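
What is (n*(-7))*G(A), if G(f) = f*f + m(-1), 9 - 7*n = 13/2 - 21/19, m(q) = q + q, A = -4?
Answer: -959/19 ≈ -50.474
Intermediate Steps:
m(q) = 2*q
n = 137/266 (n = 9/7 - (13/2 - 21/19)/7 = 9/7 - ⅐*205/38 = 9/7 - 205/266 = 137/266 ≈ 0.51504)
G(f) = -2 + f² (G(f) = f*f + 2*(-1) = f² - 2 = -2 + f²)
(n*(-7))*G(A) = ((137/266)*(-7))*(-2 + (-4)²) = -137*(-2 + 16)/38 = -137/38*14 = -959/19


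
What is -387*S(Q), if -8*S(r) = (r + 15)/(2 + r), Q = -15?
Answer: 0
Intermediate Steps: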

* * *

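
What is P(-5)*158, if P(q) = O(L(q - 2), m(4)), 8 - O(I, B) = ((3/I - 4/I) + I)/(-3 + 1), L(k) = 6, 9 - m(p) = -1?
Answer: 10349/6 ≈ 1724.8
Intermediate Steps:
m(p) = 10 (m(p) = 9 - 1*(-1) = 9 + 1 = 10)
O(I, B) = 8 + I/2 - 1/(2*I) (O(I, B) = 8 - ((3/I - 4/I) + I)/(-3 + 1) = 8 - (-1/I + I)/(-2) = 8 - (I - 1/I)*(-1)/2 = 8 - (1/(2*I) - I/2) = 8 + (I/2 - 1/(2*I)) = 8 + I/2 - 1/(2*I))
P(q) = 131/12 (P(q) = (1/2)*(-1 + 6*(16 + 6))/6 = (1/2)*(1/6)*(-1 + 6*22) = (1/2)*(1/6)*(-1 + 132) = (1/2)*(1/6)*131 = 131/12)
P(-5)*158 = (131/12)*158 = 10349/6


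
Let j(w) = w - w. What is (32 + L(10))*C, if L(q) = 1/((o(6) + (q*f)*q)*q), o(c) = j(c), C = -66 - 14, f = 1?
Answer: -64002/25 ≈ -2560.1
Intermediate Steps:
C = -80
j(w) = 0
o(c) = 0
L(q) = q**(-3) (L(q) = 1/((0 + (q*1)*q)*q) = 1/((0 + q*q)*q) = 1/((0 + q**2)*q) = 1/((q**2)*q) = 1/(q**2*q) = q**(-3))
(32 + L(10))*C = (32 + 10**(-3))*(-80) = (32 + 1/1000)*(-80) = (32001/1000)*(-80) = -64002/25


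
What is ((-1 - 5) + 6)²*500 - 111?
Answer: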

■ **TASK DIRECTIONS**
Go through the listing above. Show each line where the word "Answer" is found.

■ **RESPONSE TO THE TASK**
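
Answer: -959/19 ≈ -50.474
Answer: 0
Answer: 10349/6 ≈ 1724.8
Answer: -64002/25 ≈ -2560.1
Answer: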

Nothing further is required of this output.